YOUR GOAL
Keep only the lines that hold the string "cancelled", filtering out the rest of the entries below.

DATA PROVIDED below:

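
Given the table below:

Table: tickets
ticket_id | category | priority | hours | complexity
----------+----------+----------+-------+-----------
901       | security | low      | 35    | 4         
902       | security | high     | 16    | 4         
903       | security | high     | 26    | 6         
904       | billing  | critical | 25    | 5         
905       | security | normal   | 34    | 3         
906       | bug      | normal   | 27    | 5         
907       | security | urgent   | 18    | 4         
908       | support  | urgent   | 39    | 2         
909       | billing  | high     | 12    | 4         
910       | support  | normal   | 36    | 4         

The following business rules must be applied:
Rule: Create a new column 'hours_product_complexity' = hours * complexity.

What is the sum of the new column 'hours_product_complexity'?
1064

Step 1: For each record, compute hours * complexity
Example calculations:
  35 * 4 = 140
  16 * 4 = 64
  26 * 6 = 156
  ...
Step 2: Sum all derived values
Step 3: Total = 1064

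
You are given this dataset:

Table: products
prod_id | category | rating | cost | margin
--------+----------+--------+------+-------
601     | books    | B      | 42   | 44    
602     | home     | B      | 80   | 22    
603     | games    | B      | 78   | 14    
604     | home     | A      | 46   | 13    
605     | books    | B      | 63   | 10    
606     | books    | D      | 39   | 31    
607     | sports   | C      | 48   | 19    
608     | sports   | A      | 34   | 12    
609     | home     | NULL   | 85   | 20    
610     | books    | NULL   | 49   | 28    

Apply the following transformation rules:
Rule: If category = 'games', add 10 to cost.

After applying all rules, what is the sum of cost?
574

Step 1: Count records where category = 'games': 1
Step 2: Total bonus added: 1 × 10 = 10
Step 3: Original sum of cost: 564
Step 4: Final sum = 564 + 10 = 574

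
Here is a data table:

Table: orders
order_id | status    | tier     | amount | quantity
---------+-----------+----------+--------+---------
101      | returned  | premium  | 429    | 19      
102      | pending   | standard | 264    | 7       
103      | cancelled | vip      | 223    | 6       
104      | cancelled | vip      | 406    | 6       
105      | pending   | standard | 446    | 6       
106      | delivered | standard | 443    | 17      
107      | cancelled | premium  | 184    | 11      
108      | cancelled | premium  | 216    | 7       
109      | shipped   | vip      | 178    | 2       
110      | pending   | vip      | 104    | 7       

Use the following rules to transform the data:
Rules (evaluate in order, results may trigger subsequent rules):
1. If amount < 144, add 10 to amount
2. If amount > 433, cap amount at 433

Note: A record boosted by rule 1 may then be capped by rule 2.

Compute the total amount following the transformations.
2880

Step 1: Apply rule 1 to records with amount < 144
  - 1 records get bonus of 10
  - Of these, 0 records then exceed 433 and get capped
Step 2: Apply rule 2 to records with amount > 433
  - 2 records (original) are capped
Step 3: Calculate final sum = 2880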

End of DATA PROVIDED.
DATA PROVIDED below:

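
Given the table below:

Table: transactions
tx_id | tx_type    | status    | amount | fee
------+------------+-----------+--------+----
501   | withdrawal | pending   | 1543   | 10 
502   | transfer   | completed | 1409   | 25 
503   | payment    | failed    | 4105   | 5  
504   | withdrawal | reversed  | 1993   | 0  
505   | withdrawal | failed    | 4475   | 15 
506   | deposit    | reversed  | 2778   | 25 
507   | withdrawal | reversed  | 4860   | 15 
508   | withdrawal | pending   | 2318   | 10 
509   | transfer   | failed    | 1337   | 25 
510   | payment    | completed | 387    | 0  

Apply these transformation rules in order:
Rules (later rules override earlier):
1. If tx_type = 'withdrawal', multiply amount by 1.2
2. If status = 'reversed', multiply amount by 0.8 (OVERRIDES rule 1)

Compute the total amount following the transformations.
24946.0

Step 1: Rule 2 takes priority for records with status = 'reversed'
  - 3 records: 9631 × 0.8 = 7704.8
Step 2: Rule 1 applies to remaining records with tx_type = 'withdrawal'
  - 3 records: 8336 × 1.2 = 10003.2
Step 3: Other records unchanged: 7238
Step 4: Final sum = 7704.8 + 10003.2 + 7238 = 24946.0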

End of DATA PROVIDED.

ANSWER TO THIS EXERCISE
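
103      | cancelled | vip      | 223    | 6       
104      | cancelled | vip      | 406    | 6       
107      | cancelled | premium  | 184    | 11      
108      | cancelled | premium  | 216    | 7       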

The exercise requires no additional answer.